§ Material provided
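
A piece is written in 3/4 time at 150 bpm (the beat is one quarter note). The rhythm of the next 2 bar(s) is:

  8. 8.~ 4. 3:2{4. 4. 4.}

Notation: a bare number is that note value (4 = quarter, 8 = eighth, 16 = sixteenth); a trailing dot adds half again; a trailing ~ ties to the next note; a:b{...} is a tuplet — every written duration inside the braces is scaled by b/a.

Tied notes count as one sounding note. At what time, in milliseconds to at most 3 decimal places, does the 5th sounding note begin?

note 5 onset = 5b = 2000.0ms

1. 0.0ms @ 0 + 300.0ms (3/4)
2. 300.0ms @ 3/4 + 900.0ms (9/4)
3. 1200.0ms @ 3 + 400.0ms (1)
4. 1600.0ms @ 4 + 400.0ms (1)
5. 2000.0ms @ 5 + 400.0ms (1)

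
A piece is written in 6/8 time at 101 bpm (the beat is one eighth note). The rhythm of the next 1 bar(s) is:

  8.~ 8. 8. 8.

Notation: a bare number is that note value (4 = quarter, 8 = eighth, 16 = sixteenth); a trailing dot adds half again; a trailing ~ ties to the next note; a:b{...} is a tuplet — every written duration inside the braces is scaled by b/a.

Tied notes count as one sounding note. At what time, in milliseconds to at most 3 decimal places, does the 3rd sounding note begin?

note 3 onset = 9/2b = 2673.267ms

1. 0.0ms @ 0 + 1782.178ms (3)
2. 1782.178ms @ 3 + 891.089ms (3/2)
3. 2673.267ms @ 9/2 + 891.089ms (3/2)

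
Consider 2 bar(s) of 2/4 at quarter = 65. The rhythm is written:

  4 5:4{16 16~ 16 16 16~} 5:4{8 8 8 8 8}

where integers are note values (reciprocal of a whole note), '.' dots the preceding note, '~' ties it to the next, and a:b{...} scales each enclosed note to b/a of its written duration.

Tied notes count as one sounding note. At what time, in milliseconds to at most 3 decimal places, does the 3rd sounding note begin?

note 3 onset = 6/5b = 1107.692ms

1. 0.0ms @ 0 + 923.077ms (1)
2. 923.077ms @ 1 + 184.615ms (1/5)
3. 1107.692ms @ 6/5 + 369.231ms (2/5)
4. 1476.923ms @ 8/5 + 184.615ms (1/5)
5. 1661.538ms @ 9/5 + 553.846ms (3/5)
6. 2215.385ms @ 12/5 + 369.231ms (2/5)
7. 2584.615ms @ 14/5 + 369.231ms (2/5)
8. 2953.846ms @ 16/5 + 369.231ms (2/5)
9. 3323.077ms @ 18/5 + 369.231ms (2/5)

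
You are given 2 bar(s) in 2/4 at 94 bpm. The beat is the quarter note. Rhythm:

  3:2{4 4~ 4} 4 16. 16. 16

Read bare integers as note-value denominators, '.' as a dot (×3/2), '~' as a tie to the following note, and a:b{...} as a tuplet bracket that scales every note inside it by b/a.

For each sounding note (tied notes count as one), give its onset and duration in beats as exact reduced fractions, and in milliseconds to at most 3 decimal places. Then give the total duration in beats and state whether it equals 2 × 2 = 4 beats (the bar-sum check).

1) 0.0ms=0b +425.532ms=2/3b
2) 425.532ms=2/3b +851.064ms=4/3b
3) 1276.596ms=2b +638.298ms=1b
4) 1914.894ms=3b +239.362ms=3/8b
5) 2154.255ms=27/8b +239.362ms=3/8b
6) 2393.617ms=15/4b +159.574ms=1/4b
Σ=4b of 4 (94bpm 2/4) — PASS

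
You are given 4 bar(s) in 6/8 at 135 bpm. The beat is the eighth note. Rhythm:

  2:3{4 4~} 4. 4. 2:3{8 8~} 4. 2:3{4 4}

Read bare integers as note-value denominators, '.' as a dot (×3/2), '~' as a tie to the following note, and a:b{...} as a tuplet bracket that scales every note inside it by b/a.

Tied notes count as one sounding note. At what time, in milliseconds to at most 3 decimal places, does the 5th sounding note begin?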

§ What is required
Using the entries above, give the number of lines that carry the string "piece", without anything else.

§ Exercise output
2